Retype every line of the records exactly.

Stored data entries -
- Opening Delimiter -

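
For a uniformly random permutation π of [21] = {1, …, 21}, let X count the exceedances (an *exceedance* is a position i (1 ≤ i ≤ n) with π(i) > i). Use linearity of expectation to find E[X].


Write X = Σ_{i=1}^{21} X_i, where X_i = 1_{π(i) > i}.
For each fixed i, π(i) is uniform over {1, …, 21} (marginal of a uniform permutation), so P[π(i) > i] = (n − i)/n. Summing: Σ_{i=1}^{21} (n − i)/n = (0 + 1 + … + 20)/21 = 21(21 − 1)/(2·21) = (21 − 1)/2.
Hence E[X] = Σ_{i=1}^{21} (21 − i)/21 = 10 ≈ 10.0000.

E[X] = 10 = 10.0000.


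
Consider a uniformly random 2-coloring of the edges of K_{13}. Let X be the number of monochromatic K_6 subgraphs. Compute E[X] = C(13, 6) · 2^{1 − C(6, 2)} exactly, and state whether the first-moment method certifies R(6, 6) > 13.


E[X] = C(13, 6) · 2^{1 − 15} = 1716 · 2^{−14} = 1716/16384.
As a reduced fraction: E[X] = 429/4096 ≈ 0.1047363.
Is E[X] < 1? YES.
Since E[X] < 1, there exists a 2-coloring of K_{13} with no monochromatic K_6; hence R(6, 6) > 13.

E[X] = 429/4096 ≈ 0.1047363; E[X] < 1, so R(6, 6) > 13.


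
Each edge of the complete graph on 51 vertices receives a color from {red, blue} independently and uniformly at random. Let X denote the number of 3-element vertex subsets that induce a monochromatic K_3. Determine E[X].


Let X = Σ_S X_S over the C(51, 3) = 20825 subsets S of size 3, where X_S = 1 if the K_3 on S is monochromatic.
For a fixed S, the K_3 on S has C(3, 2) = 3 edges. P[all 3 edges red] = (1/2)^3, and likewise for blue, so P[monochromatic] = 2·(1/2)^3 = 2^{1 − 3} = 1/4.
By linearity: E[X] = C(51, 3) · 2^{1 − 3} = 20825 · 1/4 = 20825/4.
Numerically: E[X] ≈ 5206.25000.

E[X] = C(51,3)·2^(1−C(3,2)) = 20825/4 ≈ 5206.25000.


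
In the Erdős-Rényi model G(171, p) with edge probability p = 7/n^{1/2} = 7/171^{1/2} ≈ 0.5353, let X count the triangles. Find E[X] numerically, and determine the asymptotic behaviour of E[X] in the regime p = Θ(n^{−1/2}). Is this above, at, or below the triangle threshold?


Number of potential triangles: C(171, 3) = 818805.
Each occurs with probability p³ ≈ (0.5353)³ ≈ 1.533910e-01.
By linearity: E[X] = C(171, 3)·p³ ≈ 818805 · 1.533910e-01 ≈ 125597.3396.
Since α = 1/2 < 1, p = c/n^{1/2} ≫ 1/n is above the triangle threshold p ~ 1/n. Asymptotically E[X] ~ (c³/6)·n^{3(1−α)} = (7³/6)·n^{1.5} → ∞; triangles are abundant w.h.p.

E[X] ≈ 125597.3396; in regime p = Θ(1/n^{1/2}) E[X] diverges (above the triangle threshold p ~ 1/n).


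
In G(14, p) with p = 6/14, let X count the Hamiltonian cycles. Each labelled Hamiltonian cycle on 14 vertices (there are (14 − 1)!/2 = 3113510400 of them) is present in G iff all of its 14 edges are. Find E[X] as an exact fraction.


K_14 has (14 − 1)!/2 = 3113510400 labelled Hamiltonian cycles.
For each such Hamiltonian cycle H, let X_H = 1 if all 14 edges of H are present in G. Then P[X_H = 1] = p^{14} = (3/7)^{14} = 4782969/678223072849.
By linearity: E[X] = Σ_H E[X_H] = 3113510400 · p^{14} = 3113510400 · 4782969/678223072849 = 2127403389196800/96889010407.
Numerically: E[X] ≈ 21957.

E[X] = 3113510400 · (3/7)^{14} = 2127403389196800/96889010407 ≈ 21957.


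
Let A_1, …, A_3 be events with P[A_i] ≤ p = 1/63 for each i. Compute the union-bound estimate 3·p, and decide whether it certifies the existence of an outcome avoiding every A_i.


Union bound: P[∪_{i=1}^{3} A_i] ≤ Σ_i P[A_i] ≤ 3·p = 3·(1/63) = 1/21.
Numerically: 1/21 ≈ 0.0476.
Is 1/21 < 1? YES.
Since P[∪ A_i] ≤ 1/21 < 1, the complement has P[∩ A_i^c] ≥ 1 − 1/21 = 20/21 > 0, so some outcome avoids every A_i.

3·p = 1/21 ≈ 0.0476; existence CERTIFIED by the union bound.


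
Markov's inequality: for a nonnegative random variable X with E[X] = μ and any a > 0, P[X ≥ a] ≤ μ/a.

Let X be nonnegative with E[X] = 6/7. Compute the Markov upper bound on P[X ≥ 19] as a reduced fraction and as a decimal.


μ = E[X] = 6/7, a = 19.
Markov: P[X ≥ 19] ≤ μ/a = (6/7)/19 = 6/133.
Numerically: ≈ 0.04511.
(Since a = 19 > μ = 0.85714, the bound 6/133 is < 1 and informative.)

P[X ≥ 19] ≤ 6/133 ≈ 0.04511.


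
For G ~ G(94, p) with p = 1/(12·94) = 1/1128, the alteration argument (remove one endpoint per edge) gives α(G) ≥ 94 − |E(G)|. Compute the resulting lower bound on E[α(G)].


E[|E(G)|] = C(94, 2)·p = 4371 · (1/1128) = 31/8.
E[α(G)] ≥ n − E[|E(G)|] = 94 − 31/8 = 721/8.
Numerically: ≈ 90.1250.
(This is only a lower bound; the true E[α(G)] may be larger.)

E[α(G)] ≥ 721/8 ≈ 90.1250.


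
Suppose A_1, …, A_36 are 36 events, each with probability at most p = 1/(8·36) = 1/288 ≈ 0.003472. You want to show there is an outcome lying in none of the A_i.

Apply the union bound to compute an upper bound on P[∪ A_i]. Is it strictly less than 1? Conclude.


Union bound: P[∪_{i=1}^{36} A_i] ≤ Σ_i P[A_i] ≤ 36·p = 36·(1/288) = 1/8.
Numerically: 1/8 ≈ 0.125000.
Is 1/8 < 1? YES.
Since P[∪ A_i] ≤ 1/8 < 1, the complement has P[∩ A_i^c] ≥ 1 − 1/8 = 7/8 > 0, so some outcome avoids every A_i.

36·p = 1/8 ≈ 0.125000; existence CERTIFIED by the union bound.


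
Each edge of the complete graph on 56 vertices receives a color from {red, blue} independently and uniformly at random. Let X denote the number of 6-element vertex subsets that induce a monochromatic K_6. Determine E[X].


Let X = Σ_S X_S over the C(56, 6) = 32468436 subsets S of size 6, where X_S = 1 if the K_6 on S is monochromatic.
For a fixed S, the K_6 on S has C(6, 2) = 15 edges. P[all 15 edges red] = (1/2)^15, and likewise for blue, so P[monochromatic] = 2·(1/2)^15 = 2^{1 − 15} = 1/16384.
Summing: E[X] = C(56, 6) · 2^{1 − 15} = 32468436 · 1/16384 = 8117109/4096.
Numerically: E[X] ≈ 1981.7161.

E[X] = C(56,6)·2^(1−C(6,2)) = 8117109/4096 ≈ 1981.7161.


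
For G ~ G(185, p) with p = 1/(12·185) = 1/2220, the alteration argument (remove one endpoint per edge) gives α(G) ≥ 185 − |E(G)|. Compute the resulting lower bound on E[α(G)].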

- Closing Delimiter -

REPLY TO THE EXERCISE -
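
For a uniformly random permutation π of [21] = {1, …, 21}, let X count the exceedances (an *exceedance* is a position i (1 ≤ i ≤ n) with π(i) > i). Use linearity of expectation to find E[X].


Write X = Σ_{i=1}^{21} X_i, where X_i = 1_{π(i) > i}.
For each fixed i, π(i) is uniform over {1, …, 21} (marginal of a uniform permutation), so P[π(i) > i] = (n − i)/n. Summing: Σ_{i=1}^{21} (n − i)/n = (0 + 1 + … + 20)/21 = 21(21 − 1)/(2·21) = (21 − 1)/2.
Hence E[X] = Σ_{i=1}^{21} (21 − i)/21 = 10 ≈ 10.0000.

E[X] = 10 = 10.0000.


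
Consider a uniformly random 2-coloring of the edges of K_{13}. Let X be the number of monochromatic K_6 subgraphs. Compute E[X] = C(13, 6) · 2^{1 − C(6, 2)} exactly, and state whether the first-moment method certifies R(6, 6) > 13.


E[X] = C(13, 6) · 2^{1 − 15} = 1716 · 2^{−14} = 1716/16384.
As a reduced fraction: E[X] = 429/4096 ≈ 0.1047363.
Is E[X] < 1? YES.
Since E[X] < 1, there exists a 2-coloring of K_{13} with no monochromatic K_6; hence R(6, 6) > 13.

E[X] = 429/4096 ≈ 0.1047363; E[X] < 1, so R(6, 6) > 13.


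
Each edge of the complete graph on 51 vertices receives a color from {red, blue} independently and uniformly at random. Let X denote the number of 3-element vertex subsets that induce a monochromatic K_3. Determine E[X].


Let X = Σ_S X_S over the C(51, 3) = 20825 subsets S of size 3, where X_S = 1 if the K_3 on S is monochromatic.
For a fixed S, the K_3 on S has C(3, 2) = 3 edges. P[all 3 edges red] = (1/2)^3, and likewise for blue, so P[monochromatic] = 2·(1/2)^3 = 2^{1 − 3} = 1/4.
By linearity: E[X] = C(51, 3) · 2^{1 − 3} = 20825 · 1/4 = 20825/4.
Numerically: E[X] ≈ 5206.25000.

E[X] = C(51,3)·2^(1−C(3,2)) = 20825/4 ≈ 5206.25000.


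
In the Erdős-Rényi model G(171, p) with edge probability p = 7/n^{1/2} = 7/171^{1/2} ≈ 0.5353, let X count the triangles. Find E[X] numerically, and determine the asymptotic behaviour of E[X] in the regime p = Θ(n^{−1/2}). Is this above, at, or below the triangle threshold?


Number of potential triangles: C(171, 3) = 818805.
Each occurs with probability p³ ≈ (0.5353)³ ≈ 1.533910e-01.
By linearity: E[X] = C(171, 3)·p³ ≈ 818805 · 1.533910e-01 ≈ 125597.3396.
Since α = 1/2 < 1, p = c/n^{1/2} ≫ 1/n is above the triangle threshold p ~ 1/n. Asymptotically E[X] ~ (c³/6)·n^{3(1−α)} = (7³/6)·n^{1.5} → ∞; triangles are abundant w.h.p.

E[X] ≈ 125597.3396; in regime p = Θ(1/n^{1/2}) E[X] diverges (above the triangle threshold p ~ 1/n).


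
In G(14, p) with p = 6/14, let X count the Hamiltonian cycles. Each labelled Hamiltonian cycle on 14 vertices (there are (14 − 1)!/2 = 3113510400 of them) is present in G iff all of its 14 edges are. Find E[X] as an exact fraction.


K_14 has (14 − 1)!/2 = 3113510400 labelled Hamiltonian cycles.
For each such Hamiltonian cycle H, let X_H = 1 if all 14 edges of H are present in G. Then P[X_H = 1] = p^{14} = (3/7)^{14} = 4782969/678223072849.
By linearity: E[X] = Σ_H E[X_H] = 3113510400 · p^{14} = 3113510400 · 4782969/678223072849 = 2127403389196800/96889010407.
Numerically: E[X] ≈ 21957.

E[X] = 3113510400 · (3/7)^{14} = 2127403389196800/96889010407 ≈ 21957.


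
Let A_1, …, A_3 be events with P[A_i] ≤ p = 1/63 for each i. Compute the union-bound estimate 3·p, and decide whether it certifies the existence of an outcome avoiding every A_i.


Union bound: P[∪_{i=1}^{3} A_i] ≤ Σ_i P[A_i] ≤ 3·p = 3·(1/63) = 1/21.
Numerically: 1/21 ≈ 0.0476.
Is 1/21 < 1? YES.
Since P[∪ A_i] ≤ 1/21 < 1, the complement has P[∩ A_i^c] ≥ 1 − 1/21 = 20/21 > 0, so some outcome avoids every A_i.

3·p = 1/21 ≈ 0.0476; existence CERTIFIED by the union bound.


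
Markov's inequality: for a nonnegative random variable X with E[X] = μ and any a > 0, P[X ≥ a] ≤ μ/a.

Let X be nonnegative with E[X] = 6/7. Compute the Markov upper bound on P[X ≥ 19] as a reduced fraction and as a decimal.


μ = E[X] = 6/7, a = 19.
Markov: P[X ≥ 19] ≤ μ/a = (6/7)/19 = 6/133.
Numerically: ≈ 0.04511.
(Since a = 19 > μ = 0.85714, the bound 6/133 is < 1 and informative.)

P[X ≥ 19] ≤ 6/133 ≈ 0.04511.


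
For G ~ G(94, p) with p = 1/(12·94) = 1/1128, the alteration argument (remove one endpoint per edge) gives α(G) ≥ 94 − |E(G)|. Compute the resulting lower bound on E[α(G)].


E[|E(G)|] = C(94, 2)·p = 4371 · (1/1128) = 31/8.
E[α(G)] ≥ n − E[|E(G)|] = 94 − 31/8 = 721/8.
Numerically: ≈ 90.1250.
(This is only a lower bound; the true E[α(G)] may be larger.)

E[α(G)] ≥ 721/8 ≈ 90.1250.


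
Suppose A_1, …, A_36 are 36 events, each with probability at most p = 1/(8·36) = 1/288 ≈ 0.003472. You want to show there is an outcome lying in none of the A_i.

Apply the union bound to compute an upper bound on P[∪ A_i]. Is it strictly less than 1? Conclude.


Union bound: P[∪_{i=1}^{36} A_i] ≤ Σ_i P[A_i] ≤ 36·p = 36·(1/288) = 1/8.
Numerically: 1/8 ≈ 0.125000.
Is 1/8 < 1? YES.
Since P[∪ A_i] ≤ 1/8 < 1, the complement has P[∩ A_i^c] ≥ 1 − 1/8 = 7/8 > 0, so some outcome avoids every A_i.

36·p = 1/8 ≈ 0.125000; existence CERTIFIED by the union bound.


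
Each edge of the complete graph on 56 vertices receives a color from {red, blue} independently and uniformly at random. Let X denote the number of 6-element vertex subsets that induce a monochromatic K_6. Determine E[X].


Let X = Σ_S X_S over the C(56, 6) = 32468436 subsets S of size 6, where X_S = 1 if the K_6 on S is monochromatic.
For a fixed S, the K_6 on S has C(6, 2) = 15 edges. P[all 15 edges red] = (1/2)^15, and likewise for blue, so P[monochromatic] = 2·(1/2)^15 = 2^{1 − 15} = 1/16384.
Summing: E[X] = C(56, 6) · 2^{1 − 15} = 32468436 · 1/16384 = 8117109/4096.
Numerically: E[X] ≈ 1981.7161.

E[X] = C(56,6)·2^(1−C(6,2)) = 8117109/4096 ≈ 1981.7161.


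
For G ~ G(185, p) with p = 1/(12·185) = 1/2220, the alteration argument (remove one endpoint per edge) gives α(G) ≥ 185 − |E(G)|. Compute the resulting lower bound on E[α(G)].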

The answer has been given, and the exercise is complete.